**EXERCISE DETAILS**
Give every line below again, exactly as it appears.

**ENTRIES PROVIDED**
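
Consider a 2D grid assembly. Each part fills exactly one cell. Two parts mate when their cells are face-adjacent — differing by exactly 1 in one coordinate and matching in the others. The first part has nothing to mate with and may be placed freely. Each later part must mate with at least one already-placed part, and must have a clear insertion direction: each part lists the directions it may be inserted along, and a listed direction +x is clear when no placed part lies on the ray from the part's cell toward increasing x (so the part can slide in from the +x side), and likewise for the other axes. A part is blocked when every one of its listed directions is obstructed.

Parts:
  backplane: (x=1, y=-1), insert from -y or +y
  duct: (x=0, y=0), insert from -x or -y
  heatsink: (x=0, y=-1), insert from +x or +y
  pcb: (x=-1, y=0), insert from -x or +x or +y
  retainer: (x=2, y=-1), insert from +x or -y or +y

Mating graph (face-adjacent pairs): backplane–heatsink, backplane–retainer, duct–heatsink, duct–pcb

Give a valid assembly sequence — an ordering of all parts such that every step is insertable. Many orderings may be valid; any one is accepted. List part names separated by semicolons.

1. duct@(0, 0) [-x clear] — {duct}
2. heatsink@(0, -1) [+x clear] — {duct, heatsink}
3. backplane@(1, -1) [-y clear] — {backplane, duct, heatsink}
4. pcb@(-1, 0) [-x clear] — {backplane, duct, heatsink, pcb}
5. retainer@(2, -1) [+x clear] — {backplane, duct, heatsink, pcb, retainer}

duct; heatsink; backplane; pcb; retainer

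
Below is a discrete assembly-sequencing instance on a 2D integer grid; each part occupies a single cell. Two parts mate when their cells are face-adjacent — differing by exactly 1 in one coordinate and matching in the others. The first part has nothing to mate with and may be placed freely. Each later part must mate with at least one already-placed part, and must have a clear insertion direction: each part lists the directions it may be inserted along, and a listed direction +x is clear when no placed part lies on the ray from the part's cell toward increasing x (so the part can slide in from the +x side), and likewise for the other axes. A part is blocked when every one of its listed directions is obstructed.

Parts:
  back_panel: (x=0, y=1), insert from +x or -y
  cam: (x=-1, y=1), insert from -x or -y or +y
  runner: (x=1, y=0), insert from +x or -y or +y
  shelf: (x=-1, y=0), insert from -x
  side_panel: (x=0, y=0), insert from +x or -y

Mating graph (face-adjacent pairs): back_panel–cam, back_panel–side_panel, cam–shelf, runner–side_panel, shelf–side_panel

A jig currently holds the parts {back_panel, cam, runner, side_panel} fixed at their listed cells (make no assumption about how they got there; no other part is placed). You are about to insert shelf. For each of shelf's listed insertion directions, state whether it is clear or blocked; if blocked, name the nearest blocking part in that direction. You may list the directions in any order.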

**SOLUTION FOR THIS PROBLEM**
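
Consider a 2D grid assembly. Each part fills exactly one cell. Two parts mate when their cells are face-adjacent — differing by exactly 1 in one coordinate and matching in the others. The first part has nothing to mate with and may be placed freely. Each later part must mate with at least one already-placed part, and must have a clear insertion direction: each part lists the directions it may be inserted along, and a listed direction +x is clear when no placed part lies on the ray from the part's cell toward increasing x (so the part can slide in from the +x side), and likewise for the other axes. A part is blocked when every one of its listed directions is obstructed.

Parts:
  backplane: (x=1, y=-1), insert from -y or +y
  duct: (x=0, y=0), insert from -x or -y
  heatsink: (x=0, y=-1), insert from +x or +y
  pcb: (x=-1, y=0), insert from -x or +x or +y
  retainer: (x=2, y=-1), insert from +x or -y or +y

Mating graph (face-adjacent pairs): backplane–heatsink, backplane–retainer, duct–heatsink, duct–pcb

Give a valid assembly sequence — an ordering of all parts such that every step is insertable. Many orderings may be valid; any one is accepted. List part names separated by semicolons.

1. duct@(0, 0) [-x clear] — {duct}
2. heatsink@(0, -1) [+x clear] — {duct, heatsink}
3. backplane@(1, -1) [-y clear] — {backplane, duct, heatsink}
4. pcb@(-1, 0) [-x clear] — {backplane, duct, heatsink, pcb}
5. retainer@(2, -1) [+x clear] — {backplane, duct, heatsink, pcb, retainer}

duct; heatsink; backplane; pcb; retainer

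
Below is a discrete assembly-sequencing instance on a 2D integer grid; each part occupies a single cell. Two parts mate when their cells are face-adjacent — differing by exactly 1 in one coordinate and matching in the others. The first part has nothing to mate with and may be placed freely. Each later part must mate with at least one already-placed part, and must have a clear insertion direction: each part lists the directions it may be inserted along, and a listed direction +x is clear when no placed part lies on the ray from the part's cell toward increasing x (so the part can slide in from the +x side), and likewise for the other axes. A part is blocked when every one of its listed directions is obstructed.

Parts:
  back_panel: (x=0, y=1), insert from +x or -y
  cam: (x=-1, y=1), insert from -x or -y or +y
  runner: (x=1, y=0), insert from +x or -y or +y
  shelf: (x=-1, y=0), insert from -x
  side_panel: (x=0, y=0), insert from +x or -y

Mating graph (face-adjacent pairs): back_panel–cam, back_panel–side_panel, cam–shelf, runner–side_panel, shelf–side_panel

A jig currently holds the parts {back_panel, cam, runner, side_panel} fixed at their listed cells (make no assumption about how they got there; no other part is placed). You are about to insert shelf. For each of shelf's listed insertion directions, state whether it is clear or blocked; if blocked, name the nearest blocking part in that direction. You may list the directions in any order.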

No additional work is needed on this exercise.